*** Data for review Section Begins ***

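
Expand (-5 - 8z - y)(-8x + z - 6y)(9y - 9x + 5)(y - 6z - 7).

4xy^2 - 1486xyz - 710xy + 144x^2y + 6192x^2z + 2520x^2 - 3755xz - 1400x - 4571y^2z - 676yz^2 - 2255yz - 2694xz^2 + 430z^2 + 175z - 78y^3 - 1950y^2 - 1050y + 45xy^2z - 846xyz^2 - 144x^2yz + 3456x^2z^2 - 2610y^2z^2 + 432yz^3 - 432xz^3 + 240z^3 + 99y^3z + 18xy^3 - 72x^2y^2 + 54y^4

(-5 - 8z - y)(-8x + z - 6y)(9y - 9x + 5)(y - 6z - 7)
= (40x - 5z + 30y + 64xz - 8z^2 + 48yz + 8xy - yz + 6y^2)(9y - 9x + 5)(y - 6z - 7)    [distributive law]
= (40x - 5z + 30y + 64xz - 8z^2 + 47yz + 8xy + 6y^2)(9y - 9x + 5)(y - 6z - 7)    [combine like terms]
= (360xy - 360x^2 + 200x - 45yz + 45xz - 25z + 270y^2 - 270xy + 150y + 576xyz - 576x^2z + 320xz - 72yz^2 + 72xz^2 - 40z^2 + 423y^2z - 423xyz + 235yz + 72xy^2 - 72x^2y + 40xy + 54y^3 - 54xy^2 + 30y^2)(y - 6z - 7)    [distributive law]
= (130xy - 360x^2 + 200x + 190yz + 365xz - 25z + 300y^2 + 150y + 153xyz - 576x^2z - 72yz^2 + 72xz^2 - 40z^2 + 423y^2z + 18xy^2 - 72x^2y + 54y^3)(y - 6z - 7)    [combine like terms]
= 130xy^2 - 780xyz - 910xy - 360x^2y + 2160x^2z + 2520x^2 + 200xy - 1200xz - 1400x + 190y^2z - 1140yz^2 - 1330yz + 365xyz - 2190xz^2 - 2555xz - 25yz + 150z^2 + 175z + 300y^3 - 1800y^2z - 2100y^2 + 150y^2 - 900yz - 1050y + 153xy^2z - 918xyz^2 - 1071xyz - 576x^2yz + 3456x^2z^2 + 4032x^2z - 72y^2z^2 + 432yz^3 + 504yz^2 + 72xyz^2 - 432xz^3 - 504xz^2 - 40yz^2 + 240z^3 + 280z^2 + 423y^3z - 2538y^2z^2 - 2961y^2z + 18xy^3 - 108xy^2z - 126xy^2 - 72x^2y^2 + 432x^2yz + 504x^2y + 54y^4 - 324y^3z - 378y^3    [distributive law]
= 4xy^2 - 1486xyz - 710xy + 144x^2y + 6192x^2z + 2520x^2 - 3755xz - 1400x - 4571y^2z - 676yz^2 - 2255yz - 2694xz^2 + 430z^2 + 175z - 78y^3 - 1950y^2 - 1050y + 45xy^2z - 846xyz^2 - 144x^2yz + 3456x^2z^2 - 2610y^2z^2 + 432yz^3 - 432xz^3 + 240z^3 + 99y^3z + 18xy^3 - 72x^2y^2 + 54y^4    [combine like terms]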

*** Data for review Section Ends ***

## [Exercise instructions]
The required answer is the complete data, repeated exactly.

## [Answer section]
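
Expand (-5 - 8z - y)(-8x + z - 6y)(9y - 9x + 5)(y - 6z - 7).

4xy^2 - 1486xyz - 710xy + 144x^2y + 6192x^2z + 2520x^2 - 3755xz - 1400x - 4571y^2z - 676yz^2 - 2255yz - 2694xz^2 + 430z^2 + 175z - 78y^3 - 1950y^2 - 1050y + 45xy^2z - 846xyz^2 - 144x^2yz + 3456x^2z^2 - 2610y^2z^2 + 432yz^3 - 432xz^3 + 240z^3 + 99y^3z + 18xy^3 - 72x^2y^2 + 54y^4

(-5 - 8z - y)(-8x + z - 6y)(9y - 9x + 5)(y - 6z - 7)
= (40x - 5z + 30y + 64xz - 8z^2 + 48yz + 8xy - yz + 6y^2)(9y - 9x + 5)(y - 6z - 7)    [distributive law]
= (40x - 5z + 30y + 64xz - 8z^2 + 47yz + 8xy + 6y^2)(9y - 9x + 5)(y - 6z - 7)    [combine like terms]
= (360xy - 360x^2 + 200x - 45yz + 45xz - 25z + 270y^2 - 270xy + 150y + 576xyz - 576x^2z + 320xz - 72yz^2 + 72xz^2 - 40z^2 + 423y^2z - 423xyz + 235yz + 72xy^2 - 72x^2y + 40xy + 54y^3 - 54xy^2 + 30y^2)(y - 6z - 7)    [distributive law]
= (130xy - 360x^2 + 200x + 190yz + 365xz - 25z + 300y^2 + 150y + 153xyz - 576x^2z - 72yz^2 + 72xz^2 - 40z^2 + 423y^2z + 18xy^2 - 72x^2y + 54y^3)(y - 6z - 7)    [combine like terms]
= 130xy^2 - 780xyz - 910xy - 360x^2y + 2160x^2z + 2520x^2 + 200xy - 1200xz - 1400x + 190y^2z - 1140yz^2 - 1330yz + 365xyz - 2190xz^2 - 2555xz - 25yz + 150z^2 + 175z + 300y^3 - 1800y^2z - 2100y^2 + 150y^2 - 900yz - 1050y + 153xy^2z - 918xyz^2 - 1071xyz - 576x^2yz + 3456x^2z^2 + 4032x^2z - 72y^2z^2 + 432yz^3 + 504yz^2 + 72xyz^2 - 432xz^3 - 504xz^2 - 40yz^2 + 240z^3 + 280z^2 + 423y^3z - 2538y^2z^2 - 2961y^2z + 18xy^3 - 108xy^2z - 126xy^2 - 72x^2y^2 + 432x^2yz + 504x^2y + 54y^4 - 324y^3z - 378y^3    [distributive law]
= 4xy^2 - 1486xyz - 710xy + 144x^2y + 6192x^2z + 2520x^2 - 3755xz - 1400x - 4571y^2z - 676yz^2 - 2255yz - 2694xz^2 + 430z^2 + 175z - 78y^3 - 1950y^2 - 1050y + 45xy^2z - 846xyz^2 - 144x^2yz + 3456x^2z^2 - 2610y^2z^2 + 432yz^3 - 432xz^3 + 240z^3 + 99y^3z + 18xy^3 - 72x^2y^2 + 54y^4    [combine like terms]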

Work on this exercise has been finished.